Problem requirements: Retype the data in its entirety, with no word changed.

Provided material:
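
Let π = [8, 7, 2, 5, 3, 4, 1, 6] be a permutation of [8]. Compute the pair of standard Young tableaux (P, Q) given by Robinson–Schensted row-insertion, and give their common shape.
P = [1, 3, 4, 6] / [2] / [5] / [7] / [8];  Q = [1, 4, 6, 8] / [2] / [3] / [5] / [7];  common shape = (4, 1, 1, 1, 1)

Row-insert the values π_1, π_2, … into P one at a time, bumping the leftmost entry strictly greater than the inserted value down to the next row. The recording tableau Q records, in position (i, j), the step at which that cell was added to P.
  Insert 8 (step 1): P = [8];  Q = [1]
  Insert 7 (step 2): P = [7] / [8];  Q = [1] / [2]
  Insert 2 (step 3): P = [2] / [7] / [8];  Q = [1] / [2] / [3]
  Insert 5 (step 4): P = [2, 5] / [7] / [8];  Q = [1, 4] / [2] / [3]
  Insert 3 (step 5): P = [2, 3] / [5] / [7] / [8];  Q = [1, 4] / [2] / [3] / [5]
  Insert 4 (step 6): P = [2, 3, 4] / [5] / [7] / [8];  Q = [1, 4, 6] / [2] / [3] / [5]
  Insert 1 (step 7): P = [1, 3, 4] / [2] / [5] / [7] / [8];  Q = [1, 4, 6] / [2] / [3] / [5] / [7]
  Insert 6 (step 8): P = [1, 3, 4, 6] / [2] / [5] / [7] / [8];  Q = [1, 4, 6, 8] / [2] / [3] / [5] / [7]
Final shape: (4, 1, 1, 1, 1).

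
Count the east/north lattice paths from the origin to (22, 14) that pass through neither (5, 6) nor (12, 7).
Number of paths = 2388543534

Inclusion–exclusion. Total paths: C(36, 22) = 3796297200. Through P₁: C(11, 5)·C(25, 17) = 499687650. Through P₂: C(19, 12)·C(17, 10) = 979945824. Since P₁ is strictly southwest of P₂, a monotone path through both must visit P₁ then P₂; paths through both = C(11, 5)·C(8, 7)·C(17, 10) = 71879808. Avoid both = 3796297200 − 499687650 − 979945824 + 71879808 = 2388543534.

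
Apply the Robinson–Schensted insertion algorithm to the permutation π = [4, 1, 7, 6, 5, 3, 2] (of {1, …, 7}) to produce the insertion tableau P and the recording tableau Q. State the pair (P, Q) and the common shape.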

Result of this exercise:
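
Let π = [8, 7, 2, 5, 3, 4, 1, 6] be a permutation of [8]. Compute the pair of standard Young tableaux (P, Q) given by Robinson–Schensted row-insertion, and give their common shape.
P = [1, 3, 4, 6] / [2] / [5] / [7] / [8];  Q = [1, 4, 6, 8] / [2] / [3] / [5] / [7];  common shape = (4, 1, 1, 1, 1)

Row-insert the values π_1, π_2, … into P one at a time, bumping the leftmost entry strictly greater than the inserted value down to the next row. The recording tableau Q records, in position (i, j), the step at which that cell was added to P.
  Insert 8 (step 1): P = [8];  Q = [1]
  Insert 7 (step 2): P = [7] / [8];  Q = [1] / [2]
  Insert 2 (step 3): P = [2] / [7] / [8];  Q = [1] / [2] / [3]
  Insert 5 (step 4): P = [2, 5] / [7] / [8];  Q = [1, 4] / [2] / [3]
  Insert 3 (step 5): P = [2, 3] / [5] / [7] / [8];  Q = [1, 4] / [2] / [3] / [5]
  Insert 4 (step 6): P = [2, 3, 4] / [5] / [7] / [8];  Q = [1, 4, 6] / [2] / [3] / [5]
  Insert 1 (step 7): P = [1, 3, 4] / [2] / [5] / [7] / [8];  Q = [1, 4, 6] / [2] / [3] / [5] / [7]
  Insert 6 (step 8): P = [1, 3, 4, 6] / [2] / [5] / [7] / [8];  Q = [1, 4, 6, 8] / [2] / [3] / [5] / [7]
Final shape: (4, 1, 1, 1, 1).

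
Count the east/north lattice paths from the origin to (22, 14) that pass through neither (5, 6) nor (12, 7).
Number of paths = 2388543534

Inclusion–exclusion. Total paths: C(36, 22) = 3796297200. Through P₁: C(11, 5)·C(25, 17) = 499687650. Through P₂: C(19, 12)·C(17, 10) = 979945824. Since P₁ is strictly southwest of P₂, a monotone path through both must visit P₁ then P₂; paths through both = C(11, 5)·C(8, 7)·C(17, 10) = 71879808. Avoid both = 3796297200 − 499687650 − 979945824 + 71879808 = 2388543534.

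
Apply the Robinson–Schensted insertion algorithm to the permutation π = [4, 1, 7, 6, 5, 3, 2] (of {1, …, 7}) to produce the insertion tableau P and the recording tableau Q. State the pair (P, Q) and the common shape.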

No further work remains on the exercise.